[INPUT RECORDS Boundary: Start]

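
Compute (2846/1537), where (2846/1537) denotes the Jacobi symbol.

(2846/1537)
  = (1309/1537)    [2846 ≡ 1309 mod 1537]
  = (1537/1309)    [QR: 1309 ≡ 1 mod 4, sign kept]
  = (228/1309)    [1537 ≡ 228 mod 1309]
  = (57/1309)    [1309 ≡ 5 mod 8 ⇒ (2/1309)^2 = +1]
  = (1309/57)    [QR: 57 ≡ 1 mod 4, sign kept]
  = (55/57)    [1309 ≡ 55 mod 57]
  = (57/55)    [QR: 57 ≡ 1 mod 4, sign kept]
  = (2/55)    [57 ≡ 2 mod 55]
  = (1/55)    [55 ≡ 7 mod 8 ⇒ (2/55) = +1]
  = 1    [(1/55) = 1]

1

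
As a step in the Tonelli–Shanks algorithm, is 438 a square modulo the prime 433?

no

(438/433)
  = (5/433)    [438 ≡ 5 mod 433]
  = (433/5)    [QR: 5 ≡ 1 mod 4, sign kept]
  = (3/5)    [433 ≡ 3 mod 5]
  = (5/3)    [QR: 5 ≡ 1 mod 4, sign kept]
  = (2/3)    [5 ≡ 2 mod 3]
  = -(1/3)    [3 ≡ 3 mod 8 ⇒ (2/3) = -1]
  = -1    [(1/3) = 1]
(438/433) = -1, and 433 is prime, so 438 is not a quadratic residue mod 433.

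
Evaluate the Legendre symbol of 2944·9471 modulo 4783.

1

By multiplicativity, (2944·9471 / 4783) = (2944 / 4783)·(9471 / 4783).
First factor (2944 / 4783):
(2944 / 4783)
  = (23 / 4783)    [4783 ≡ 7 mod 8 ⇒ (2 / 4783)^7 = +1]
  = -(4783 / 23)    [QR: both ≡ 3 mod 4, sign flips]
  = -(22 / 23)    [4783 ≡ 22 mod 23]
  = -(11 / 23)    [23 ≡ 7 mod 8 ⇒ (2 / 23) = +1]
  = (23 / 11)    [QR: both ≡ 3 mod 4, sign flips]
  = (1 / 11)    [23 ≡ 1 mod 11]
  = 1    [(1 / 11) = 1]
Second factor (9471 / 4783):
(9471 / 4783)
  = (4688 / 4783)    [9471 ≡ 4688 mod 4783]
  = (293 / 4783)    [4783 ≡ 7 mod 8 ⇒ (2 / 4783)^4 = +1]
  = (4783 / 293)    [QR: 293 ≡ 1 mod 4, sign kept]
  = (95 / 293)    [4783 ≡ 95 mod 293]
  = (293 / 95)    [QR: 293 ≡ 1 mod 4, sign kept]
  = (8 / 95)    [293 ≡ 8 mod 95]
  = (1 / 95)    [95 ≡ 7 mod 8 ⇒ (2 / 95)^3 = +1]
  = 1    [(1 / 95) = 1]
Product: (1)·(1) = 1.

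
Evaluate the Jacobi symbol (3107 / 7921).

7921 ≡ 1 (mod 4), so quadratic reciprocity gives (3107 / 7921) = (7921 / 3107). Reduce: 7921 ≡ 1707 (mod 3107). Now have (1707 / 3107).
Both 1707 ≡ 3 and 3107 ≡ 3 (mod 4), so reciprocity gives (1707 / 3107) = -(3107 / 1707). Reduce: 3107 ≡ 1400 (mod 1707). Now have -(1400 / 1707).
Factor out 2: 1400 = 2^3·175. Since 1707 ≡ 3 (mod 8), (2 / 1707) = -1, and (2 / 1707)^3 = -1. Now have (175 / 1707).
Both 175 ≡ 3 and 1707 ≡ 3 (mod 4), so reciprocity gives (175 / 1707) = -(1707 / 175). Reduce: 1707 ≡ 132 (mod 175). Now have -(132 / 175).
Factor out 2: 132 = 2^2·33. Since 175 ≡ 7 (mod 8), (2 / 175) = +1, and (2 / 175)^2 = +1. Now have -(33 / 175).
33 ≡ 1 (mod 4), so quadratic reciprocity gives (33 / 175) = (175 / 33). Reduce: 175 ≡ 10 (mod 33). Now have -(10 / 33).
Factor out 2: 10 = 2·5. Since 33 ≡ 1 (mod 8), (2 / 33) = +1. Now have -(5 / 33).
5 ≡ 1 (mod 4), so quadratic reciprocity gives (5 / 33) = (33 / 5). Reduce: 33 ≡ 3 (mod 5). Now have -(3 / 5).
5 ≡ 1 (mod 4), so quadratic reciprocity gives (3 / 5) = (5 / 3). Reduce: 5 ≡ 2 (mod 3). Now have -(2 / 3).
Factor out 2: 2 = 2. Since 3 ≡ 3 (mod 8), (2 / 3) = -1. Now have (1 / 3).
(1 / 3) = 1. Collecting the sign factors: 1.

1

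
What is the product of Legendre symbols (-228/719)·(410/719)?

-1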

[INPUT RECORDS Boundary: End]

WHAT TO WORK ON ->
The answer is each line from the entries above in which the word "modulo" occurs.

TASK ANSWER ->
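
As a step in the Tonelli–Shanks algorithm, is 438 a square modulo the prime 433?
Evaluate the Legendre symbol of 2944·9471 modulo 4783.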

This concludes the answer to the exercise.